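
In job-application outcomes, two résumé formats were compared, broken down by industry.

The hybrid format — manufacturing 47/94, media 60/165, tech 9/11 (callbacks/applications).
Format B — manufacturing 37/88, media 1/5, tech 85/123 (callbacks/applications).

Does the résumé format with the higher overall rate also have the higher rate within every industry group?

Manufacturing: the hybrid format 47/94 = 50.0%, Format B 37/88 = 42.0% → the hybrid format
Media: the hybrid format 60/165 = 36.4%, Format B 1/5 = 20.0% → the hybrid format
Tech: the hybrid format 9/11 = 81.8%, Format B 85/123 = 69.1% → the hybrid format
Overall: the hybrid format 116/270 = 43.0%, Format B 123/216 = 56.9% → Format B
The hybrid format wins each industry group but Format B wins overall — the comparison reverses. The hybrid format's applications skew toward media, which has a lower base rate.

No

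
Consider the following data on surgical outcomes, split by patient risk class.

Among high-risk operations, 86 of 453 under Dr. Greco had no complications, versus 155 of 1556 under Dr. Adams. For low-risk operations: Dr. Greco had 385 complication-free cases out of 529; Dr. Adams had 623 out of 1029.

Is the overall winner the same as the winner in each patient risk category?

High-risk: Dr. Greco 86/453 = 19.0%, Dr. Adams 155/1556 = 10.0% → Dr. Greco
Low-risk: Dr. Greco 385/529 = 72.8%, Dr. Adams 623/1029 = 60.5% → Dr. Greco
Overall: Dr. Greco 471/982 = 48.0%, Dr. Adams 778/2585 = 30.1% → Dr. Greco
Dr. Greco wins overall and in every patient risk group — no reversal.

Yes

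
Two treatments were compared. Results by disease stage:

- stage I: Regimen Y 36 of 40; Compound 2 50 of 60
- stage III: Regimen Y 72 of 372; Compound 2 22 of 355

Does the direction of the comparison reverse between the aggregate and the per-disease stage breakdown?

Stage I: Regimen Y 36/40 = 90.0%, Compound 2 50/60 = 83.3% → Regimen Y
Stage III: Regimen Y 72/372 = 19.4%, Compound 2 22/355 = 6.2% → Regimen Y
Overall: Regimen Y 108/412 = 26.2%, Compound 2 72/415 = 17.3% → Regimen Y
Regimen Y wins overall and in every disease group — no reversal.

No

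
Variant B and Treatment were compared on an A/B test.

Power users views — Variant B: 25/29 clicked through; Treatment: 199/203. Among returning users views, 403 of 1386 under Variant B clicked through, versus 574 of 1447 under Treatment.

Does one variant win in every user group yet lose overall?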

============================================================

TASK INSTRUCTIONS:
Word for word, copy the line containing "Power users views" and each line after it to the end of the records, and nothing besides.

EXERCISE RESPONSE:
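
Power users views — Variant B: 25/29 clicked through; Treatment: 199/203. Among returning users views, 403 of 1386 under Variant B clicked through, versus 574 of 1447 under Treatment.

Does one variant win in every user group yet lose overall?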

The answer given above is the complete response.